> [Aim of the task] Check every line of the data for the word "unconstrained", and copy those that have it.

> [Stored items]
:::::

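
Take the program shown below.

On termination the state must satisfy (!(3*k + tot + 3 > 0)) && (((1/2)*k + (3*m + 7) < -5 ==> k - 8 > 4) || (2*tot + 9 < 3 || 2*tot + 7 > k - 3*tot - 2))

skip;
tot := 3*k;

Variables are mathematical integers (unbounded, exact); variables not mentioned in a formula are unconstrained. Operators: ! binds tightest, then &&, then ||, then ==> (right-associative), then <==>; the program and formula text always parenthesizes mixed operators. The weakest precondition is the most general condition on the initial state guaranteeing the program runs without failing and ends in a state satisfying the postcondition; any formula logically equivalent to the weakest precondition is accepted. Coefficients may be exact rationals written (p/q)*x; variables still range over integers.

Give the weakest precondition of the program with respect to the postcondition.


Working backward. After the program, the postcondition (!(3*k + tot + 3 > 0)) && (((1/2)*k + (3*m + 7) < -5 ==> k - 8 > 4) || (2*tot + 9 < 3 || 2*tot + 7 > k - 3*tot - 2)) must hold; in canonical form it is (!(3*k + tot > -3)) && (((1/2)*k + 3*m < -12 ==> k > 12) || 2*tot < -6 || 5*tot > k - 9).
Before tot := 3*k: (!(6*k > -3)) && (((1/2)*k + 3*m < -12 ==> k > 12) || 6*k < -6 || 14*k > -9)
Before skip: (!(6*k > -3)) && (((1/2)*k + 3*m < -12 ==> k > 12) || 6*k < -6 || 14*k > -9)
Answer: WP = (!(6*k > -3)) && (((1/2)*k + 3*m < -12 ==> k > 12) || 6*k < -6 || 14*k > -9)


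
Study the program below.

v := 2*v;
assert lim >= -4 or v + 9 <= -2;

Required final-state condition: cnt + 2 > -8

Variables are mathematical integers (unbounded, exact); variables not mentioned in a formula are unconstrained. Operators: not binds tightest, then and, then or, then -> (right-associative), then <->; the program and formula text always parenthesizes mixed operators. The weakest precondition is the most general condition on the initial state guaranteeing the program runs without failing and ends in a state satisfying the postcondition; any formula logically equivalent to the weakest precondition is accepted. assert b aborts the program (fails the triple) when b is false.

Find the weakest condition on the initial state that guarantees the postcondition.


Working backward. After the program, the postcondition cnt + 2 > -8 must hold; in canonical form it is cnt > -10.
Before assert lim >= -4 or v + 9 <= -2: (lim >= -4 or v <= -11) and cnt > -10
Before v := 2*v: (lim >= -4 or 2*v <= -11) and cnt > -10
Answer: WP = (lim >= -4 or 2*v <= -11) and cnt > -10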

:::::

> [Finished exercise]
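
Variables are mathematical integers (unbounded, exact); variables not mentioned in a formula are unconstrained. Operators: ! binds tightest, then &&, then ||, then ==> (right-associative), then <==>; the program and formula text always parenthesizes mixed operators. The weakest precondition is the most general condition on the initial state guaranteeing the program runs without failing and ends in a state satisfying the postcondition; any formula logically equivalent to the weakest precondition is accepted. Coefficients may be exact rationals written (p/q)*x; variables still range over integers.
Variables are mathematical integers (unbounded, exact); variables not mentioned in a formula are unconstrained. Operators: not binds tightest, then and, then or, then -> (right-associative), then <->; the program and formula text always parenthesizes mixed operators. The weakest precondition is the most general condition on the initial state guaranteeing the program runs without failing and ends in a state satisfying the postcondition; any formula logically equivalent to the weakest precondition is accepted. assert b aborts the program (fails the triple) when b is false.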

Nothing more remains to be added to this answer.